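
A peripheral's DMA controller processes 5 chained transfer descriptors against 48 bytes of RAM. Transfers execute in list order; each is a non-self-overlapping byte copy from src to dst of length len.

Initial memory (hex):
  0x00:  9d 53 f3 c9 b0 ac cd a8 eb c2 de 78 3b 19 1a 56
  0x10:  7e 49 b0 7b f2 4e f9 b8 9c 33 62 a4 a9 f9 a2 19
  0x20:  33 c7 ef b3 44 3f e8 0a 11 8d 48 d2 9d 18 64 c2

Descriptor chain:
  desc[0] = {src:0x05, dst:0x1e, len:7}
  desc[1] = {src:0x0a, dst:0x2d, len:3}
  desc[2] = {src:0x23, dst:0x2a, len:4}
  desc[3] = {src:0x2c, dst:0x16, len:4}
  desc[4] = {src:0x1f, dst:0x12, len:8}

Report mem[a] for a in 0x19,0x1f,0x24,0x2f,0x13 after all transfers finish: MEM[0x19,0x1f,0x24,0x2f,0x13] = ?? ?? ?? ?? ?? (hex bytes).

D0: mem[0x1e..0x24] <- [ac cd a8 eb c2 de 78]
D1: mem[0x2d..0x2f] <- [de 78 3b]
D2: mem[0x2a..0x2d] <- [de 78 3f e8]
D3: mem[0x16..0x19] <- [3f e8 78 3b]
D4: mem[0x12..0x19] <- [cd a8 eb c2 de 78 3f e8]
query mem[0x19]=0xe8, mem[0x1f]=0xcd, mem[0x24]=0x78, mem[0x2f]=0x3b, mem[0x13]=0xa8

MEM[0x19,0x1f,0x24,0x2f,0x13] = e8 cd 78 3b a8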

INSTRUCTIONS TO FOLLOW
From the first line to the last, set down every record exactly as written above.

EXERCISE RESPONSE
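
A peripheral's DMA controller processes 5 chained transfer descriptors against 48 bytes of RAM. Transfers execute in list order; each is a non-self-overlapping byte copy from src to dst of length len.

Initial memory (hex):
  0x00:  9d 53 f3 c9 b0 ac cd a8 eb c2 de 78 3b 19 1a 56
  0x10:  7e 49 b0 7b f2 4e f9 b8 9c 33 62 a4 a9 f9 a2 19
  0x20:  33 c7 ef b3 44 3f e8 0a 11 8d 48 d2 9d 18 64 c2

Descriptor chain:
  desc[0] = {src:0x05, dst:0x1e, len:7}
  desc[1] = {src:0x0a, dst:0x2d, len:3}
  desc[2] = {src:0x23, dst:0x2a, len:4}
  desc[3] = {src:0x2c, dst:0x16, len:4}
  desc[4] = {src:0x1f, dst:0x12, len:8}

Report mem[a] for a in 0x19,0x1f,0x24,0x2f,0x13 after all transfers finish: MEM[0x19,0x1f,0x24,0x2f,0x13] = ?? ?? ?? ?? ?? (hex bytes).

D0: mem[0x1e..0x24] <- [ac cd a8 eb c2 de 78]
D1: mem[0x2d..0x2f] <- [de 78 3b]
D2: mem[0x2a..0x2d] <- [de 78 3f e8]
D3: mem[0x16..0x19] <- [3f e8 78 3b]
D4: mem[0x12..0x19] <- [cd a8 eb c2 de 78 3f e8]
query mem[0x19]=0xe8, mem[0x1f]=0xcd, mem[0x24]=0x78, mem[0x2f]=0x3b, mem[0x13]=0xa8

MEM[0x19,0x1f,0x24,0x2f,0x13] = e8 cd 78 3b a8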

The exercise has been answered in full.